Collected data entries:
'''
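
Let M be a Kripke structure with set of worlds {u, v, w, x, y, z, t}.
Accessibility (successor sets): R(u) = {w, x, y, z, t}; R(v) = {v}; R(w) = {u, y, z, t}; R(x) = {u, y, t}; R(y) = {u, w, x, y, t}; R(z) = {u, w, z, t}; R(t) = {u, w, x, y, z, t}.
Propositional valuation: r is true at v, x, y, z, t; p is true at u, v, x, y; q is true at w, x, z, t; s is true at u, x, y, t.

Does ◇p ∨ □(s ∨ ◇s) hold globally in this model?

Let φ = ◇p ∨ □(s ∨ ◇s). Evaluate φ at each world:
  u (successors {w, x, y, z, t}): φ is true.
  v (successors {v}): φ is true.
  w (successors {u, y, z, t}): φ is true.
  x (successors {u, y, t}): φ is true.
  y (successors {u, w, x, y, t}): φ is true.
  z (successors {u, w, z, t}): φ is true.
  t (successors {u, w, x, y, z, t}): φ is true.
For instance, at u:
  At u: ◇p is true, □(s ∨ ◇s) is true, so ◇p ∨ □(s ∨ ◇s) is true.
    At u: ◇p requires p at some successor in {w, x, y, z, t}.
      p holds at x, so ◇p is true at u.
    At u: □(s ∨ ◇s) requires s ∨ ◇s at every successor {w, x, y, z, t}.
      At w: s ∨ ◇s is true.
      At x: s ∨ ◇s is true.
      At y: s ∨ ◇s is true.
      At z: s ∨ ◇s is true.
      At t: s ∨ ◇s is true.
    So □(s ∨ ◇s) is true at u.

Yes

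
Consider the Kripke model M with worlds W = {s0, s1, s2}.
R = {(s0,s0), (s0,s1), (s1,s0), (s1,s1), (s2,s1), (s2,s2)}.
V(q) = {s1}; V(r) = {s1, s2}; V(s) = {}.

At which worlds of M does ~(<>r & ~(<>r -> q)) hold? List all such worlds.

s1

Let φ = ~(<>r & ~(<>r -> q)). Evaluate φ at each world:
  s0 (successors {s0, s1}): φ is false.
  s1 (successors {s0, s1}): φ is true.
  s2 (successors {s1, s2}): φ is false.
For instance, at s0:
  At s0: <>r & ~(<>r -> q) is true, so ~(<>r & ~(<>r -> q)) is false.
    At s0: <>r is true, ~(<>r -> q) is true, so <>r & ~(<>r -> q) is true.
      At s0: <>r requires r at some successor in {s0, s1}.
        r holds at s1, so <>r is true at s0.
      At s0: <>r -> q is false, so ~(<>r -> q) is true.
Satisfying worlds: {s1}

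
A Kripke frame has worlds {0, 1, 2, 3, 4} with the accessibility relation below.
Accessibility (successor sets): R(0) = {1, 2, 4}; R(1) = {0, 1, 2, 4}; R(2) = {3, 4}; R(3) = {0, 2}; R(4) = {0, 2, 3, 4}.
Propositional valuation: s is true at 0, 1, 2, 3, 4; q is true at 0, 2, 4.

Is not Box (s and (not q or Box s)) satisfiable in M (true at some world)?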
'''
'''
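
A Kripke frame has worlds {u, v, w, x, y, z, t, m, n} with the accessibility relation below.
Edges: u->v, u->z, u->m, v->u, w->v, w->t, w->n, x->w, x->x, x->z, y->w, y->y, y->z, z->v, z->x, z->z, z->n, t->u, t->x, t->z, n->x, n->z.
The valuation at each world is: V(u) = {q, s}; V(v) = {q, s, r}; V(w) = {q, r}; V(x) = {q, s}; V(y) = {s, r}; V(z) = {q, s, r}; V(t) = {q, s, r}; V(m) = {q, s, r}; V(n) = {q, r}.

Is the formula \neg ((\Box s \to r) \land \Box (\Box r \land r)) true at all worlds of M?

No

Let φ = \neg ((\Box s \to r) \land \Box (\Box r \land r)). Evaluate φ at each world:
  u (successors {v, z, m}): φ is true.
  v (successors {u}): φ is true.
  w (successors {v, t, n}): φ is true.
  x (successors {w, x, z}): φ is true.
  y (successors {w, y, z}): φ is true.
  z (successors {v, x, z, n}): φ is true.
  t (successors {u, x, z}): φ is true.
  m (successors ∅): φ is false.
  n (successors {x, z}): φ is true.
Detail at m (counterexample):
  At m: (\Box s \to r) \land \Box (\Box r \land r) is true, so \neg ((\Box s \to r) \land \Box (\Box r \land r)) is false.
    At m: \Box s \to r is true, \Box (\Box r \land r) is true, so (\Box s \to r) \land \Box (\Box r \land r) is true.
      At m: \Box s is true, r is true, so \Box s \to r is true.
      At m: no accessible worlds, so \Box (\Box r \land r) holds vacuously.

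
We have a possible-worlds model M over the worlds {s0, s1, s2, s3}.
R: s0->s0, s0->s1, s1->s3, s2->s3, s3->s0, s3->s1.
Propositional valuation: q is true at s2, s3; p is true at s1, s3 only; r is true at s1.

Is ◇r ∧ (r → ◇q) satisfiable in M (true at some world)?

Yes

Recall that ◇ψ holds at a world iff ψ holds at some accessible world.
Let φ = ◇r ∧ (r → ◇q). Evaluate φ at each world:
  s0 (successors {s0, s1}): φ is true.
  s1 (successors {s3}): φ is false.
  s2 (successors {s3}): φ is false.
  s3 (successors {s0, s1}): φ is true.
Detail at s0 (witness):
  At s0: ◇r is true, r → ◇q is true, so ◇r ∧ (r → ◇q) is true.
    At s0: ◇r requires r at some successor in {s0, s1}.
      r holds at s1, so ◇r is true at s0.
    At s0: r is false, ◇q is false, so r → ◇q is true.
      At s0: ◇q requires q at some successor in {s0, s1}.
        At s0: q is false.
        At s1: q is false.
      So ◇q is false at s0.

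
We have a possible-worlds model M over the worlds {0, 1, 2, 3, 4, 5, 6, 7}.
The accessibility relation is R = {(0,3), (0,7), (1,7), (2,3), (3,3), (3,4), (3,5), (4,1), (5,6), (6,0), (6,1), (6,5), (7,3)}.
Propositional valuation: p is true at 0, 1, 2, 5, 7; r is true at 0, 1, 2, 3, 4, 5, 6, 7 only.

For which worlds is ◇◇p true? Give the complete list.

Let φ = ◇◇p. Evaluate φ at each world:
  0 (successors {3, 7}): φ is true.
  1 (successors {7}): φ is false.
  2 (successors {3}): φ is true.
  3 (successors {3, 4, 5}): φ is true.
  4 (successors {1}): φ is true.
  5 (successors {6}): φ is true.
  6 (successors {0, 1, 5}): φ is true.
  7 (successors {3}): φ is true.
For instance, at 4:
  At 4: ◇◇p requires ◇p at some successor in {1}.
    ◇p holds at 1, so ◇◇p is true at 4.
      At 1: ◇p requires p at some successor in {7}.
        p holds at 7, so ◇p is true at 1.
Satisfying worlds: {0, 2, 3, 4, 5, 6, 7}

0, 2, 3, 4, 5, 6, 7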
'''
## What you need to do
Using the data above, extract exactly the lines from the one that holds "Let M be a Kripke" to the one that holds "Propositional valuation: r", both ends included, and no others.

## Written response
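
Let M be a Kripke structure with set of worlds {u, v, w, x, y, z, t}.
Accessibility (successor sets): R(u) = {w, x, y, z, t}; R(v) = {v}; R(w) = {u, y, z, t}; R(x) = {u, y, t}; R(y) = {u, w, x, y, t}; R(z) = {u, w, z, t}; R(t) = {u, w, x, y, z, t}.
Propositional valuation: r is true at v, x, y, z, t; p is true at u, v, x, y; q is true at w, x, z, t; s is true at u, x, y, t.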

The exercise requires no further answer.